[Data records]
* * * * * * *

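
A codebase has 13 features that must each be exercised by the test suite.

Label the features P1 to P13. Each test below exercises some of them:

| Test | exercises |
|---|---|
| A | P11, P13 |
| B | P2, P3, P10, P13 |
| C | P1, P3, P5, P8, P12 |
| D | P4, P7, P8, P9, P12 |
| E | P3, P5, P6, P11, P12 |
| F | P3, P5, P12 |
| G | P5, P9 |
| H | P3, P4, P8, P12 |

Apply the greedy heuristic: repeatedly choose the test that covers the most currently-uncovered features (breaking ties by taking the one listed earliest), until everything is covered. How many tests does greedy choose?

Greedy: pick C (covers 5 new) → pick B (covers 3 new) → pick D (covers 3 new) → pick E (covers 2 new). Total picks: 4.

4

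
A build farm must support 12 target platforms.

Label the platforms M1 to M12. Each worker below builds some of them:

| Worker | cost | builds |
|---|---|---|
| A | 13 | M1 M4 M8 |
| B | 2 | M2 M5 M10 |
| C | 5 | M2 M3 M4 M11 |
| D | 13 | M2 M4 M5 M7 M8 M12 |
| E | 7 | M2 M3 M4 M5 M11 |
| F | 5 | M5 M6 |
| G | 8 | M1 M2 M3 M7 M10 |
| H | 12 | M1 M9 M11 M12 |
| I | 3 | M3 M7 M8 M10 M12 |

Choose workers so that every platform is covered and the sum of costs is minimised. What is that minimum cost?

C, F, H, I together cover every platform (C ∪ F ∪ H ∪ I = {M1, M2, M3, M4, M5, M6, M7, M8, M9, M10, M11, M12}); total cost 5 + 5 + 12 + 3 = 25.
The greedy pick I, B, C, F, H costs 27; no covering selection beats 25.

25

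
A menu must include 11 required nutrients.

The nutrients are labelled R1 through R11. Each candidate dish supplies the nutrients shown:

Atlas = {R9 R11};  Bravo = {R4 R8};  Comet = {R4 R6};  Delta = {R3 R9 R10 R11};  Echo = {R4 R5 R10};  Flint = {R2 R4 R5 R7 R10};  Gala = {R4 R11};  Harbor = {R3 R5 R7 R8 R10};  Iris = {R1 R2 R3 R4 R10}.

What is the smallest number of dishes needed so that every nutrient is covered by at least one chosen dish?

Take {Atlas, Comet, Harbor, Iris}. Their union is {R1, R2, R3, R4, R5, R6, R7, R8, R9, R10, R11}, which is all 11 nutrients.
No 3 of the 9 dishes cover everything (all 84 combinations miss at least one nutrient), so 4 is optimal.

4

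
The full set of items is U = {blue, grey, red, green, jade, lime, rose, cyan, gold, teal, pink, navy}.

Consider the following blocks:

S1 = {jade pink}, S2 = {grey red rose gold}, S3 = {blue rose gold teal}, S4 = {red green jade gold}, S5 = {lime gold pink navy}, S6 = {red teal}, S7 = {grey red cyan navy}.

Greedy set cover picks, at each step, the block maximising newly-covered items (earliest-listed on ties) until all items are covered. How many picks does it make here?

5

Greedy: pick S2 (covers 4 new) → pick S5 (covers 3 new) → pick S3 (covers 2 new) → pick S4 (covers 2 new) → pick S7 (covers 1 new). Total picks: 5.
(The true minimum cover uses only 4 blocks, so greedy is not optimal here.)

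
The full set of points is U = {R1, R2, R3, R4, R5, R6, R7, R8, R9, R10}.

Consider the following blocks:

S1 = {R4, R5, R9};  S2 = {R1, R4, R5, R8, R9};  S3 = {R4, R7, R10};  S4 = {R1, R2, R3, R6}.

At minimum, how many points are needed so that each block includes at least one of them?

The 2 points {R1, R4} hit every block.
The blocks S3, S4 are pairwise disjoint, so any hitting set needs a separate point for each — at least 2. Hence 2 is optimal.

2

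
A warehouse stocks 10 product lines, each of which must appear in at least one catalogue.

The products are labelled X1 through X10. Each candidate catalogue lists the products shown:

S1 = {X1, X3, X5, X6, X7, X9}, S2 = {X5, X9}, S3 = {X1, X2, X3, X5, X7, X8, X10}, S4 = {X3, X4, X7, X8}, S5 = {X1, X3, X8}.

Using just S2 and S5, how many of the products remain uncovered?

Union of S2, S5 = {X1, X3, X5, X8, X9}.
Not covered: X2, X4, X6, X7, X10 — 5 products.

5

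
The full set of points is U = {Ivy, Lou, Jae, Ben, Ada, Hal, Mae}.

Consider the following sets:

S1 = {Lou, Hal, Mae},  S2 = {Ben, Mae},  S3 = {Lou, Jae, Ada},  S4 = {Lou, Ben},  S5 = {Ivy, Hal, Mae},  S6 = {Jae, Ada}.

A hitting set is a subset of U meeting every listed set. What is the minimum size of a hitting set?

3

H = {Jae, Ben, Hal} meets every set (each contains at least one member of H), and |H| = 3.
The sets S4, S5, S6 are pairwise disjoint, so any hitting set needs a separate point for each — at least 3. Hence 3 is optimal.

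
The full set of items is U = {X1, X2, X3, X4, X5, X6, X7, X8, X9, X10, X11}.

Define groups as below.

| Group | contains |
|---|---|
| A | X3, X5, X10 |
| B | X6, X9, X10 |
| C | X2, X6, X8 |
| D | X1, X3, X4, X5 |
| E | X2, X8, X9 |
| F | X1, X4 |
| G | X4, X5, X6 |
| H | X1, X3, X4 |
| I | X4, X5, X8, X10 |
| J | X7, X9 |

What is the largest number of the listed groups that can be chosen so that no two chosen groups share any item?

4

A, C, F, J are pairwise disjoint (A={X3,X5,X10}; C={X2,X6,X8}; F={X1,X4}; J={X7,X9}).
Every remaining group overlaps one of these, and no 5 of the listed groups are pairwise disjoint, so 4 is the maximum.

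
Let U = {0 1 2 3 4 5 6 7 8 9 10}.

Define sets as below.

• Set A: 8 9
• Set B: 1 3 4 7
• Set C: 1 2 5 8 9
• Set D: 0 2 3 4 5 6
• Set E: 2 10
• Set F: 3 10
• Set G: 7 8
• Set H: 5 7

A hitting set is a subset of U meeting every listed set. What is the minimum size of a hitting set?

4

Take T = {0, 7, 9, 10}. Each listed set contains at least one of these, so T is a hitting set of size 4.
No choice of 3 points meets every set, so 4 is the minimum.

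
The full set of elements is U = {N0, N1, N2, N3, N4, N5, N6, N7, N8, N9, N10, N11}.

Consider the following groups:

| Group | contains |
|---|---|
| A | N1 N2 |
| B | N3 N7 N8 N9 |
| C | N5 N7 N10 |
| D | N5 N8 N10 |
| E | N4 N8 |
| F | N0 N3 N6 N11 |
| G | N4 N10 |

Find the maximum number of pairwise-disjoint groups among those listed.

A, C, E, F are pairwise disjoint (A={N1,N2}; C={N5,N7,N10}; E={N4,N8}; F={N0,N3,N6,N11}).
Every remaining group overlaps one of these, and no 5 of the listed groups are pairwise disjoint, so 4 is the maximum.

4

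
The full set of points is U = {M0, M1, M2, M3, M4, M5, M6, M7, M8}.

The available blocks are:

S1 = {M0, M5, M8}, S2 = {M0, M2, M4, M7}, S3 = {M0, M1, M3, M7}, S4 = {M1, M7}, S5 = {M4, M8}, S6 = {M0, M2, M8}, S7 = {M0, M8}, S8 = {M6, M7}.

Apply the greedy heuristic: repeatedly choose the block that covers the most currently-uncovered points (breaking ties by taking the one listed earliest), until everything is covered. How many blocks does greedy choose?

4

Greedy: pick S2 (covers 4 new) → pick S1 (covers 2 new) → pick S3 (covers 2 new) → pick S8 (covers 1 new). Total picks: 4.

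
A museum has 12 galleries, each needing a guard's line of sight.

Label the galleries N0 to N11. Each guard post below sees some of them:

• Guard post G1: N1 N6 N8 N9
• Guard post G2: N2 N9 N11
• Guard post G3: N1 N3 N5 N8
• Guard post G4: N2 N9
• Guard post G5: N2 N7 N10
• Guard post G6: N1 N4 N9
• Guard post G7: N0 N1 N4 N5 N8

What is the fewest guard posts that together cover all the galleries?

Take {G1, G2, G3, G5, G7}. Their union is {N0, N1, N2, N3, N4, N5, N6, N7, N8, N9, N10, N11}, which is all 12 galleries.
No 4 of the 7 guard posts cover everything (all 35 combinations miss at least one gallery), so 5 is optimal.

5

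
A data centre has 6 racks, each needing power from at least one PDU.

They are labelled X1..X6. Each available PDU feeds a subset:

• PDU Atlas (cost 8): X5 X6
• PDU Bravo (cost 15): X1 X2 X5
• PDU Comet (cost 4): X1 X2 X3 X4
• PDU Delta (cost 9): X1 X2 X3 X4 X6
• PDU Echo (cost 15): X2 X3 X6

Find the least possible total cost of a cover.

Atlas, Comet together cover every rack (Atlas ∪ Comet = {X1, X2, X3, X4, X5, X6}); total cost 8 + 4 = 12.
No covering selection has total cost below 12.

12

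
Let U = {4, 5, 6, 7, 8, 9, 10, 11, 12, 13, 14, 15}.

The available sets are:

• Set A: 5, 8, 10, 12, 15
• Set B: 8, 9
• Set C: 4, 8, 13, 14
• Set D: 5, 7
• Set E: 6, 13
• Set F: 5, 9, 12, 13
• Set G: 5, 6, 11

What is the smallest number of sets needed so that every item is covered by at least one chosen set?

A and B and C and D and G together: A ∪ B ∪ C ∪ D ∪ G = {4, 5, 6, 7, 8, 9, 10, 11, 12, 13, 14, 15} — every item is covered.
No 4 of the 7 sets cover everything (all 35 combinations miss at least one item), so 5 is optimal.

5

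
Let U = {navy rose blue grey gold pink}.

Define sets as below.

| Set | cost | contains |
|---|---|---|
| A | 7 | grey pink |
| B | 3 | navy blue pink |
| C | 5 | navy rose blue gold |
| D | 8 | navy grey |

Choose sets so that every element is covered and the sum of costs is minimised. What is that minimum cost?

12

A, C together cover every element (A ∪ C = {navy, rose, blue, grey, gold, pink}); total cost 7 + 5 = 12.
The greedy pick B, C, A costs 15; no covering selection beats 12.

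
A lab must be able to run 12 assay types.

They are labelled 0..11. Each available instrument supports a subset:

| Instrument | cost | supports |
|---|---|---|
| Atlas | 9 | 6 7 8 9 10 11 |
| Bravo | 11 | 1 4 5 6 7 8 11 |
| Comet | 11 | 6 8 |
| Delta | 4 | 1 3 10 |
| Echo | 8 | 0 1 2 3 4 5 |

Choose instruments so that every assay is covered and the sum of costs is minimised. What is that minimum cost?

Atlas, Echo together cover every assay (Atlas ∪ Echo = {0, 1, 2, 3, 4, 5, 6, 7, 8, 9, 10, 11}); total cost 9 + 8 = 17.
The greedy pick Delta, Atlas, Echo costs 21; no covering selection beats 17.

17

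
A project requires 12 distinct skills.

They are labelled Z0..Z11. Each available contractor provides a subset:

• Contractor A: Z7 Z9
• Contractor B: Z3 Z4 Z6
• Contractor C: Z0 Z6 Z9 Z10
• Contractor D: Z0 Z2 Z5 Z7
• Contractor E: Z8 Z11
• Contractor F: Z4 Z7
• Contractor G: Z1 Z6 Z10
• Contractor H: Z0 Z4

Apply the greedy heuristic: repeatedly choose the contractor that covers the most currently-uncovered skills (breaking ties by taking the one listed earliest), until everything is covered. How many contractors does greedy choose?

Greedy: pick C (covers 4 new) → pick D (covers 3 new) → pick B (covers 2 new) → pick E (covers 2 new) → pick G (covers 1 new). Total picks: 5.

5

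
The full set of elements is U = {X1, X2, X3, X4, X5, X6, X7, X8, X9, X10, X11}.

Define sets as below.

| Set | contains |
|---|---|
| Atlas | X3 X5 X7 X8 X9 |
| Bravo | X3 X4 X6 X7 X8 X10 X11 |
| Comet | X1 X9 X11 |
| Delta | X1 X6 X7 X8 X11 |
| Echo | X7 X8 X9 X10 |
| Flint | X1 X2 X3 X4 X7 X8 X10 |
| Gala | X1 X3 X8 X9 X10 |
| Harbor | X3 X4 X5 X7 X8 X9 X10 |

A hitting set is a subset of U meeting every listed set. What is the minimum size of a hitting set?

2

The 2 elements {X8, X9} hit every set.
No single element lies in every set, so at least 2 are needed and 2 is optimal.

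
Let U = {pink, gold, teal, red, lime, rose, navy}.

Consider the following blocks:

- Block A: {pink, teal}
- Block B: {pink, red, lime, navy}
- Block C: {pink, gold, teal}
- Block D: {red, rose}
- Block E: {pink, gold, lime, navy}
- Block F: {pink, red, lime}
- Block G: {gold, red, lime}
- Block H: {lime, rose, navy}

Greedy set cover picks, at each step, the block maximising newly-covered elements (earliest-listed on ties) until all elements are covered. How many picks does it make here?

3

Greedy: pick B (covers 4 new) → pick C (covers 2 new) → pick D (covers 1 new). Total picks: 3.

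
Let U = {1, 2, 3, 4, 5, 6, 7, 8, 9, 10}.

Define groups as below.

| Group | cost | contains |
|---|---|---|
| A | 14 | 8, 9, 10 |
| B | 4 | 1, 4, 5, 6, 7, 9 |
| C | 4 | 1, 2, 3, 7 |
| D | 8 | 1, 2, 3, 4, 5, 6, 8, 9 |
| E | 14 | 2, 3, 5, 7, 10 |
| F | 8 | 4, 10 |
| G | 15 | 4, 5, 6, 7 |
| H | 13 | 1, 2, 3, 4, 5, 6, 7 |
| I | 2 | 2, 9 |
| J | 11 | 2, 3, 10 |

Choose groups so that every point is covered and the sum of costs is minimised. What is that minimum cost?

20

C, D, F together cover every point (C ∪ D ∪ F = {1, 2, 3, 4, 5, 6, 7, 8, 9, 10}); total cost 4 + 8 + 8 = 20.
The greedy pick B, C, A costs 22; no covering selection beats 20.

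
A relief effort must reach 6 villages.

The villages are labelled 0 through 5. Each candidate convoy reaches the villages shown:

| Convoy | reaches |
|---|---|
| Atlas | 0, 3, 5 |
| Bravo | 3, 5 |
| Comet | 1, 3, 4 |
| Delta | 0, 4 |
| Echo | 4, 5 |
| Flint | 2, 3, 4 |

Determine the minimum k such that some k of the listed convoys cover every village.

3

Atlas and Comet and Flint together: Atlas ∪ Comet ∪ Flint = {0, 1, 2, 3, 4, 5} — every village is covered.
Only Comet contains 1, so Comet is forced; the remaining 3 villages need at least 2 more convoys (each remaining convoy adds at most 2) — so at least 3 convoys are needed, and 3 is optimal.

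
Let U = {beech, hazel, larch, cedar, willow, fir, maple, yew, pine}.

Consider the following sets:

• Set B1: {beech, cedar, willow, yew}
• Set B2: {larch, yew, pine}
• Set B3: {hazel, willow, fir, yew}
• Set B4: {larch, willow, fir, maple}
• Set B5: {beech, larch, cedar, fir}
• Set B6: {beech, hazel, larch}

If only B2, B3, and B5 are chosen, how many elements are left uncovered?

1

Union of B2, B3, B5 = {beech, hazel, larch, cedar, willow, fir, yew, pine}.
Not covered: maple — 1 element.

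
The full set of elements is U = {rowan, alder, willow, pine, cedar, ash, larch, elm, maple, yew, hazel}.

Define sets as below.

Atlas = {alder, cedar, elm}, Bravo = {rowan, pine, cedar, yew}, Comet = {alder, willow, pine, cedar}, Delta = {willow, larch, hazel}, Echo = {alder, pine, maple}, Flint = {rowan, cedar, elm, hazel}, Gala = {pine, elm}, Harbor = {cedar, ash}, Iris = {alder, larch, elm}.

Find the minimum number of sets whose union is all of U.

5

Bravo and Delta and Echo and Gala and Harbor together: Bravo ∪ Delta ∪ Echo ∪ Gala ∪ Harbor = {rowan, alder, willow, pine, cedar, ash, larch, elm, maple, yew, hazel} — every element is covered.
No 4 of the 9 sets cover everything (all 126 combinations miss at least one element), so 5 is optimal.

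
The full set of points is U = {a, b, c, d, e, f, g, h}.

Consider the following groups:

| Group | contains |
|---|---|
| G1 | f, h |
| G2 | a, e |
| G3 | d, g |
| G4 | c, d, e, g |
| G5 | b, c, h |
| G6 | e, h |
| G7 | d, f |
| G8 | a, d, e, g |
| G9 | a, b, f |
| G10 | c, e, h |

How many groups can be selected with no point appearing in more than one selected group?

3

G2, G3, G5 are pairwise disjoint (G2={a,e}; G3={d,g}; G5={b,c,h}).
Every remaining group overlaps one of these, and no 4 of the listed groups are pairwise disjoint, so 3 is the maximum.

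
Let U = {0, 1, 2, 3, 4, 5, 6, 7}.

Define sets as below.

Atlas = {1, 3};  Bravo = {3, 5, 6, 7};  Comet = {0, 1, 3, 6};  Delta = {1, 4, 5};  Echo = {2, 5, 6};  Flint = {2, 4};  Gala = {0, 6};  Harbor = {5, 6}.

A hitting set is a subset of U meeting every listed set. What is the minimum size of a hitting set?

3

Take H = {1, 2, 6}. Each listed set contains at least one of these, so H is a hitting set of size 3.
The sets Atlas, Flint, Harbor are pairwise disjoint, so any hitting set needs a separate element for each — at least 3. Hence 3 is optimal.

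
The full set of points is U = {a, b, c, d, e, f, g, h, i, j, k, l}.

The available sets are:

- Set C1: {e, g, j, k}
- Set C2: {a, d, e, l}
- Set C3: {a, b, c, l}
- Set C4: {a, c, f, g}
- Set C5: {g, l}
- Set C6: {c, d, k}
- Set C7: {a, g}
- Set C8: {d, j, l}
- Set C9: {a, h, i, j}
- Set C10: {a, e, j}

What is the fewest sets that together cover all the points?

C1 and C3 and C4 and C6 and C9 together: C1 ∪ C3 ∪ C4 ∪ C6 ∪ C9 = {a, b, c, d, e, f, g, h, i, j, k, l} — every point is covered.
No 4 of the 10 sets cover everything (all 210 combinations miss at least one point), so 5 is optimal.

5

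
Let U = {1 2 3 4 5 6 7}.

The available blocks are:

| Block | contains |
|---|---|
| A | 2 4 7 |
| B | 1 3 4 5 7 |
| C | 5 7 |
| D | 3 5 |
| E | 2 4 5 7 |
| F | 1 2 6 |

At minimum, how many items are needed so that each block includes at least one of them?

2

Take H = {2, 5}. Each listed block contains at least one of these, so H is a hitting set of size 2.
The blocks C, F are pairwise disjoint, so any hitting set needs a separate item for each — at least 2. Hence 2 is optimal.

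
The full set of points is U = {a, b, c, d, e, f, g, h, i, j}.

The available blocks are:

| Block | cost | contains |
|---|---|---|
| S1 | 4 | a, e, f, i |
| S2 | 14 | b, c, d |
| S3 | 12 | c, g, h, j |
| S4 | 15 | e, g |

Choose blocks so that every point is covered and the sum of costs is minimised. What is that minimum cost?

S1, S2, S3 together cover every point (S1 ∪ S2 ∪ S3 = {a, b, c, d, e, f, g, h, i, j}); total cost 4 + 14 + 12 = 30.
No covering selection has total cost below 30.

30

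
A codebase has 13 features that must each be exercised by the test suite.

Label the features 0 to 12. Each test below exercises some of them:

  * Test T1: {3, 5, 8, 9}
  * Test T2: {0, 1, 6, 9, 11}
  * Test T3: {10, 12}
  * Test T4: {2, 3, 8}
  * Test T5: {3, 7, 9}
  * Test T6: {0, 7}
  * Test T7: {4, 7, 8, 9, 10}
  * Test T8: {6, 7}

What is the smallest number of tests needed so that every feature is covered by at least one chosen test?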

* * * * * * *

● ABOUT THIS EXERCISE: Begin at the first line of the records above and quote every line verbatim through the one that contains "P4, P8, P12 |".

● TASK OUTPUT:
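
A codebase has 13 features that must each be exercised by the test suite.

Label the features P1 to P13. Each test below exercises some of them:

| Test | exercises |
|---|---|
| A | P11, P13 |
| B | P2, P3, P10, P13 |
| C | P1, P3, P5, P8, P12 |
| D | P4, P7, P8, P9, P12 |
| E | P3, P5, P6, P11, P12 |
| F | P3, P5, P12 |
| G | P5, P9 |
| H | P3, P4, P8, P12 |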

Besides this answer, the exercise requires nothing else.